▶ [DIRECTIONS]:
Would you please return the lines of the entries below starting at the line that has "f [3×]: R2C3 R3C3" and ending at the line that has "j: r5c5 = 2", both included, exactly as they are?

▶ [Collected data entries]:
┌──
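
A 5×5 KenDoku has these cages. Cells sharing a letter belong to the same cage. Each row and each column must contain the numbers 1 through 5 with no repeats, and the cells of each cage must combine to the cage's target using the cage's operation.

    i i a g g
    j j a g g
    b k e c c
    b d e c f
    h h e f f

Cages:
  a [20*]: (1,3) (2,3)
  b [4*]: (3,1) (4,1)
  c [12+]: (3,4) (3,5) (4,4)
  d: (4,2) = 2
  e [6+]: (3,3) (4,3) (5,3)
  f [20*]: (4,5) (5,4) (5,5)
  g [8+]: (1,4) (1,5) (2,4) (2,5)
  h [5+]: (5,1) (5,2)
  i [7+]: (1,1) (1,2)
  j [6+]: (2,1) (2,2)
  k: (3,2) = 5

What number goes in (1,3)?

Cage k is given, leaving (3,2) = 5.
Cage d is a single given cell, leaving (4,2) = 2.
Cage c has sum 12, which forces (4,4) = 5.
Cage f needs product 20, which forces (5,5) = 5.
The only place for 5 in row 1 is (1,3).
5 is placed in column 3, so (2,3) = 4.
Cage j's pair has sum 6, so (2,1) = 5.
Row 2 already has 4, which forces (2,2) = 1.
The only place for 2 in row 3 is (3,3).
The only place for 1 in row 3 is (3,1).
Column 1 already has 1, which forces (4,1) = 4.
Row 4 now contains 4, so (4,5) = 1.
Column 1 already has 1, leaving (5,1) = 2.
Cage h needs two cells with sum 5, leaving (5,2) = 3.
Row 5 already has 3; hence (5,3) = 1.
Row 5 now contains 1, leaving (5,4) = 4.
4 is placed in column 1, which forces (1,1) = 3.
3 is placed in column 2; hence (1,2) = 4.
Cage g needs sum 8, so (1,4) = 1.
Column 5 now contains 1, which forces (1,5) = 2.
Cage g has sum 8, so (2,4) = 2.
Cage g needs sum 8; hence (2,5) = 3.
Column 4 now contains 4, so (3,4) = 3.
The 3 cells of cage c must have sum 12; hence (3,5) = 4.
Row 4 already has 1; hence (4,3) = 3.
Completed grid: 3 4 5 1 2 / 5 1 4 2 3 / 1 5 2 3 4 / 4 2 3 5 1 / 2 3 1 4 5.

5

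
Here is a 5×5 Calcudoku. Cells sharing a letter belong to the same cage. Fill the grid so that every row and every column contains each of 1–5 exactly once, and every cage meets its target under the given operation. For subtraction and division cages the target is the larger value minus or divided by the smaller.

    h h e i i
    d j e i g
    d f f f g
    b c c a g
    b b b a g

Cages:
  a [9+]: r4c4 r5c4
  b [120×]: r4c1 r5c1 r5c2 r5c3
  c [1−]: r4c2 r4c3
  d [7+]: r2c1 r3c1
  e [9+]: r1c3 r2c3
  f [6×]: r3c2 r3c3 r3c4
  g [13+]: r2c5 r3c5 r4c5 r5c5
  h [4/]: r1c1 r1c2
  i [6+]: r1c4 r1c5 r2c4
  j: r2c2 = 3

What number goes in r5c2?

Cage j is given; hence r2c2 = 3.
In row 1, 5 can only go at r1c3, so r1c3 = 5.
5 is placed in column 3, so r2c3 = 4.
In row 3, 4 can only go at r3c5, so r3c5 = 4.
In row 3, 5 can only go at r3c1, so r3c1 = 5.
Column 1 already has 5, leaving r2c1 = 2.
Row 2 already has 2, so r2c4 = 1.
Row 2 now contains 1, leaving r2c5 = 5.
Cage b needs product 120, which forces r5c2 = 5.
5 is placed in row 5, so r5c4 = 4.
Cage b needs product 120; hence r4c1 = 4.
Column 4 now contains 4; hence r4c4 = 5.
4 is placed in row 5, which forces r5c1 = 3.
The 4 cells of cage b must have product 120, which forces r5c3 = 2.
Row 5 now contains 3; hence r5c5 = 1.
Column 1 now contains 4; hence r1c1 = 1.
Cage h's pair has quotient 4, so r1c2 = 4.
Cage c's pair has difference 1, so r4c2 = 2.
Column 5 now contains 1, which forces r4c5 = 3.
The 3 cells of cage i must have sum 6, so r1c4 = 3.
Column 5 already has 3, so r1c5 = 2.
2 is placed in column 2; hence r3c2 = 1.
Cage f needs product 6, leaving r3c3 = 3.
Cage f needs product 6, which forces r3c4 = 2.
Row 4 now contains 3, which forces r4c3 = 1.
The full grid is 1 4 5 3 2 / 2 3 4 1 5 / 5 1 3 2 4 / 4 2 1 5 3 / 3 5 2 4 1.

5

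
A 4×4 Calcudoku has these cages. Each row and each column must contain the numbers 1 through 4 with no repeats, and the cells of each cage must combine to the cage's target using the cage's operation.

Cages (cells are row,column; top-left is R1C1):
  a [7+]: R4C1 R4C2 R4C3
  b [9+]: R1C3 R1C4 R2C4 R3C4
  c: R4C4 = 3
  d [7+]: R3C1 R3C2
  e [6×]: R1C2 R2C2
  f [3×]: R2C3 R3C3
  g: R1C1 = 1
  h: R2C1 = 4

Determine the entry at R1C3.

2

Cage g is given, leaving R1C1 = 1.
H is a freebie, leaving R2C1 = 4.
Column 1 now contains 4, leaving R3C1 = 3.
3 is placed in row 3, so R3C2 = 4.
3 is placed in row 3, leaving R3C3 = 1.
Row 3 already has 1, so R3C4 = 2.
Column 1 now contains 4, so R4C1 = 2.
Row 4 now contains 2; hence R4C2 = 1.
Row 4 now contains 2, so R4C3 = 4.
Cage c is given, leaving R4C4 = 3.
The 4 cells of cage b must have sum 9, leaving R1C3 = 2.
Column 4 already has 3, so R1C4 = 4.
Column 3 now contains 1, leaving R2C3 = 3.
Column 4 already has 3; hence R2C4 = 1.
2 is placed in row 1, which forces R1C2 = 3.
Row 2 now contains 3, so R2C2 = 2.
Filled in: 1 3 2 4 / 4 2 3 1 / 3 4 1 2 / 2 1 4 3.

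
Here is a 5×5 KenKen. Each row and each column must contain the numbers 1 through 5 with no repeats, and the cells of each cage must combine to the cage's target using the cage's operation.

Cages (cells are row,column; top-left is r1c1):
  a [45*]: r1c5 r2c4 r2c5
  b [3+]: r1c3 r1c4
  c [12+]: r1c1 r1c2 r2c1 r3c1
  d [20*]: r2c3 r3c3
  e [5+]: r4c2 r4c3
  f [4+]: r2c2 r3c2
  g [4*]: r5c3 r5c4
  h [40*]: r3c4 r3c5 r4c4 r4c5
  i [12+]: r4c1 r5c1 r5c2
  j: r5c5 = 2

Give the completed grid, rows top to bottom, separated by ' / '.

The 3 cells of cage a must have product 45, which forces r1c5 = 3.
Cage a has product 45, leaving r2c4 = 3.
Cage a has product 45, leaving r2c5 = 5.
Cage j is given, which forces r5c5 = 2.
Row 2 already has 3, leaving r2c2 = 1.
Row 2 already has 5, so r2c3 = 4.
Cage f's pair has sum 4; hence r3c2 = 3.
Cage d's pair has product 20, leaving r3c3 = 5.
Row 3 now contains 5, leaving r3c4 = 2.
2 is placed in column 4; hence r4c4 = 5.
Column 3 now contains 4, which forces r5c3 = 1.
Row 5 already has 1, leaving r5c4 = 4.
1 is placed in column 3, leaving r1c3 = 2.
2 is placed in column 4, leaving r1c4 = 1.
Row 2 already has 4; hence r2c1 = 2.
The 3 cells of cage i must have sum 12; hence r4c1 = 4.
Cage e needs two cells with sum 5; hence r4c2 = 2.
Cage e's pair has sum 5, which forces r4c3 = 3.
Row 4 already has 4; hence r4c5 = 1.
Cage i has sum 12; hence r5c1 = 3.
Row 5 now contains 4, leaving r5c2 = 5.
4 is placed in column 1; hence r1c1 = 5.
Column 2 now contains 5, leaving r1c2 = 4.
4 is placed in column 1; hence r3c1 = 1.
1 is placed in column 5; hence r3c5 = 4.

5 4 2 1 3 / 2 1 4 3 5 / 1 3 5 2 4 / 4 2 3 5 1 / 3 5 1 4 2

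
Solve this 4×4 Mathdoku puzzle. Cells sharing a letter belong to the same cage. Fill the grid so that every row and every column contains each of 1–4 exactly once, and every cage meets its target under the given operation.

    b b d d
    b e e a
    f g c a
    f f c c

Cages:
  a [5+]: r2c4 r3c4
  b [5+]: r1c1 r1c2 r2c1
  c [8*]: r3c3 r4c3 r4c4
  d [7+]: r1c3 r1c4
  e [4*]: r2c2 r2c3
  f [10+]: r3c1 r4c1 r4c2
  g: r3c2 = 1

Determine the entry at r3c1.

3

Cage g is a single given cell, which forces r3c2 = 1.
Cage b has sum 5, so r1c1 = 1.
1 is placed in column 2, so r1c2 = 2.
The 3 cells of cage b must have sum 5, which forces r2c1 = 2.
1 is placed in column 2, so r2c2 = 4.
Cage e needs two cells with product 4, so r2c3 = 1.
Row 2 now contains 1, so r2c4 = 3.
Column 1 already has 2; hence r4c1 = 4.
Column 2 now contains 4, so r4c2 = 3.
4 is placed in row 4, leaving r4c3 = 2.
2 is placed in row 4, so r4c4 = 1.
Cage d needs two cells with sum 7; hence r1c3 = 3.
Column 4 already has 3, leaving r1c4 = 4.
4 is placed in column 1; hence r3c1 = 3.
Column 3 already has 2, which forces r3c3 = 4.
Cage a needs two cells with sum 5, so r3c4 = 2.
Filled in: 1 2 3 4 / 2 4 1 3 / 3 1 4 2 / 4 3 2 1.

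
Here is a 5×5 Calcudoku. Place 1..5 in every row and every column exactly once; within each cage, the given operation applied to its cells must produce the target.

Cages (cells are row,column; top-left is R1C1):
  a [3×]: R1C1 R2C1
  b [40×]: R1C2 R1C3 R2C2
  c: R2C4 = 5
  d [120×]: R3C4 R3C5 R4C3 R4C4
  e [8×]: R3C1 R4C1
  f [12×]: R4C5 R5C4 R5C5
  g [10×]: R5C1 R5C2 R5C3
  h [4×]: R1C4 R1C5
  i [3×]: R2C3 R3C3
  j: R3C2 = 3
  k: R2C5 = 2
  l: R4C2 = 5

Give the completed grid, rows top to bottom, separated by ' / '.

C is a freebie; hence R2C4 = 5.
K is a freebie; hence R2C5 = 2.
J is a freebie; hence R3C2 = 3.
Row 3 now contains 3; hence R3C3 = 1.
Cage l is given; hence R4C2 = 5.
Cage b has product 40, which forces R1C2 = 2.
The 3 cells of cage b must have product 40, so R1C3 = 5.
Row 2 already has 2, which forces R2C2 = 4.
1 is placed in column 3; hence R2C3 = 3.
Cage d has product 120, which forces R3C5 = 5.
Column 2 now contains 2, leaving R5C2 = 1.
Column 3 now contains 5, leaving R5C3 = 2.
Cage a's pair has product 3, which forces R1C1 = 3.
Row 2 already has 3, which forces R2C1 = 1.
The 4 cells of cage d must have product 120, so R3C4 = 2.
Column 3 already has 2, which forces R4C3 = 4.
Cage d needs product 120, which forces R4C4 = 3.
Cage f needs product 12, which forces R4C5 = 1.
Row 5 now contains 2; hence R5C1 = 5.
3 is placed in column 4, which forces R5C4 = 4.
Row 5 already has 4; hence R5C5 = 3.
Column 4 already has 4; hence R1C4 = 1.
1 is placed in column 5, so R1C5 = 4.
Row 3 already has 2, so R3C1 = 4.
Row 4 already has 4, so R4C1 = 2.

3 2 5 1 4 / 1 4 3 5 2 / 4 3 1 2 5 / 2 5 4 3 1 / 5 1 2 4 3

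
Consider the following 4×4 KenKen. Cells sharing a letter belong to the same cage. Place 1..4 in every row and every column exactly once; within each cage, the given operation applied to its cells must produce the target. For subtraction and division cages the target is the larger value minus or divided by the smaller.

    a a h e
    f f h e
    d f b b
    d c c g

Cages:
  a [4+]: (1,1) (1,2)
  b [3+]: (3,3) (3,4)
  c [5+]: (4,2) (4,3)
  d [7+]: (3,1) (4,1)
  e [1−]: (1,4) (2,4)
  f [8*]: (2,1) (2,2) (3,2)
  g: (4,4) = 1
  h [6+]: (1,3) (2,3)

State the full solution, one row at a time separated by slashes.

Cage g is a single given cell, which forces (4,4) = 1.
The two cells of cage b must have sum 3; hence (3,3) = 1.
Column 4 now contains 1; hence (3,4) = 2.
2 is placed in row 3; hence (3,2) = 4.
Row 3 now contains 4, so (3,1) = 3.
Cage d's pair has sum 7, so (4,1) = 4.
Column 1 now contains 3; hence (1,1) = 1.
Cage a's pair has sum 4, so (1,2) = 3.
3 is placed in row 1, leaving (1,4) = 4.
Column 1 already has 1, which forces (2,1) = 2.
2 is placed in row 2, which forces (2,2) = 1.
2 is placed in row 2; hence (2,3) = 4.
Column 4 now contains 4, leaving (2,4) = 3.
Column 2 already has 3, so (4,2) = 2.
Row 4 already has 2, which forces (4,3) = 3.
Row 1 now contains 4, so (1,3) = 2.

1 3 2 4 / 2 1 4 3 / 3 4 1 2 / 4 2 3 1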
└──
▶ [COMPLETED EXERCISE]:
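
  f [3×]: R2C3 R3C3
  g: R1C1 = 1
  h: R2C1 = 4

Determine the entry at R1C3.

2

Cage g is given, leaving R1C1 = 1.
H is a freebie, leaving R2C1 = 4.
Column 1 now contains 4, leaving R3C1 = 3.
3 is placed in row 3, so R3C2 = 4.
3 is placed in row 3, leaving R3C3 = 1.
Row 3 already has 1, so R3C4 = 2.
Column 1 now contains 4, so R4C1 = 2.
Row 4 now contains 2; hence R4C2 = 1.
Row 4 now contains 2, so R4C3 = 4.
Cage c is given, leaving R4C4 = 3.
The 4 cells of cage b must have sum 9, leaving R1C3 = 2.
Column 4 already has 3, so R1C4 = 4.
Column 3 now contains 1, leaving R2C3 = 3.
Column 4 already has 3; hence R2C4 = 1.
2 is placed in row 1, which forces R1C2 = 3.
Row 2 now contains 3, so R2C2 = 2.
Filled in: 1 3 2 4 / 4 2 3 1 / 3 4 1 2 / 2 1 4 3.

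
Here is a 5×5 KenKen. Each row and each column must contain the numbers 1 through 5 with no repeats, and the cells of each cage must combine to the cage's target using the cage's operation.

Cages (cells are row,column; top-left is r1c1):
  a [45*]: r1c5 r2c4 r2c5
  b [3+]: r1c3 r1c4
  c [12+]: r1c1 r1c2 r2c1 r3c1
  d [20*]: r2c3 r3c3
  e [5+]: r4c2 r4c3
  f [4+]: r2c2 r3c2
  g [4*]: r5c3 r5c4
  h [40*]: r3c4 r3c5 r4c4 r4c5
  i [12+]: r4c1 r5c1 r5c2
  j: r5c5 = 2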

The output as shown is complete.